═══ Extracted records ═══
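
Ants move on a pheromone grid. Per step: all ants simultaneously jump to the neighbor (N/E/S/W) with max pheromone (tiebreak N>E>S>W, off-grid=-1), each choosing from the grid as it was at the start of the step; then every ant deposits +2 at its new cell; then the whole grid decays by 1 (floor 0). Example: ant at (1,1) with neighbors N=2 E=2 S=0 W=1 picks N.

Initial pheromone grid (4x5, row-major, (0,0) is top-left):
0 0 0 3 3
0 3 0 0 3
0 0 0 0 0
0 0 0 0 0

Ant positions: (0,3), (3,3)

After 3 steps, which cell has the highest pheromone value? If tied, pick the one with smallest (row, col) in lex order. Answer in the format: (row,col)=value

Step 1: ant0:(0,3)->E->(0,4) | ant1:(3,3)->N->(2,3)
  grid max=4 at (0,4)
Step 2: ant0:(0,4)->S->(1,4) | ant1:(2,3)->N->(1,3)
  grid max=3 at (0,4)
Step 3: ant0:(1,4)->N->(0,4) | ant1:(1,3)->E->(1,4)
  grid max=4 at (0,4)
Final grid:
  0 0 0 0 4
  0 0 0 0 4
  0 0 0 0 0
  0 0 0 0 0
Max pheromone 4 at (0,4)

Answer: (0,4)=4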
═══
What you need to do = Quote the material exactly, leaving nothing out.

Reply =
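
Ants move on a pheromone grid. Per step: all ants simultaneously jump to the neighbor (N/E/S/W) with max pheromone (tiebreak N>E>S>W, off-grid=-1), each choosing from the grid as it was at the start of the step; then every ant deposits +2 at its new cell; then the whole grid decays by 1 (floor 0). Example: ant at (1,1) with neighbors N=2 E=2 S=0 W=1 picks N.

Initial pheromone grid (4x5, row-major, (0,0) is top-left):
0 0 0 3 3
0 3 0 0 3
0 0 0 0 0
0 0 0 0 0

Ant positions: (0,3), (3,3)

After 3 steps, which cell has the highest pheromone value? If tied, pick the one with smallest (row, col) in lex order. Answer in the format: (row,col)=value

Step 1: ant0:(0,3)->E->(0,4) | ant1:(3,3)->N->(2,3)
  grid max=4 at (0,4)
Step 2: ant0:(0,4)->S->(1,4) | ant1:(2,3)->N->(1,3)
  grid max=3 at (0,4)
Step 3: ant0:(1,4)->N->(0,4) | ant1:(1,3)->E->(1,4)
  grid max=4 at (0,4)
Final grid:
  0 0 0 0 4
  0 0 0 0 4
  0 0 0 0 0
  0 0 0 0 0
Max pheromone 4 at (0,4)

Answer: (0,4)=4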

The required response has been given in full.